START Provided information

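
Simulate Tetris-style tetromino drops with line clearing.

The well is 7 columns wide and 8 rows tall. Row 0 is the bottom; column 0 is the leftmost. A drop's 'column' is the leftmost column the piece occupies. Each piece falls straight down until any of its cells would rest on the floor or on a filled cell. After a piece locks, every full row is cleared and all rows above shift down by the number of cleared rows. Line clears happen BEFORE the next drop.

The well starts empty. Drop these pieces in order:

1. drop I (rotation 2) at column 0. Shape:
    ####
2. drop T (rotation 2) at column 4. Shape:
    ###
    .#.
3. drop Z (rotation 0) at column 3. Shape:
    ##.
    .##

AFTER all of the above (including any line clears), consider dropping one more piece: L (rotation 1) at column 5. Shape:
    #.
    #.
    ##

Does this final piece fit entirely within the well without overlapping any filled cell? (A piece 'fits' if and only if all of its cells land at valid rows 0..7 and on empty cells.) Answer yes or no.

Drop 1: I rot2 at col 0 lands with bottom-row=0; cleared 0 line(s) (total 0); column heights now [1 1 1 1 0 0 0], max=1
Drop 2: T rot2 at col 4 lands with bottom-row=0; cleared 0 line(s) (total 0); column heights now [1 1 1 1 2 2 2], max=2
Drop 3: Z rot0 at col 3 lands with bottom-row=2; cleared 0 line(s) (total 0); column heights now [1 1 1 4 4 3 2], max=4
Test piece L rot1 at col 5 (width 2): heights before test = [1 1 1 4 4 3 2]; fits = True

Answer: yes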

END Provided information

What this task involves
Scan the material above for the string "rotation", returning each line that contains it.

Solution to this exercise
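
1. drop I (rotation 2) at column 0. Shape:
2. drop T (rotation 2) at column 4. Shape:
3. drop Z (rotation 0) at column 3. Shape:
AFTER all of the above (including any line clears), consider dropping one more piece: L (rotation 1) at column 5. Shape: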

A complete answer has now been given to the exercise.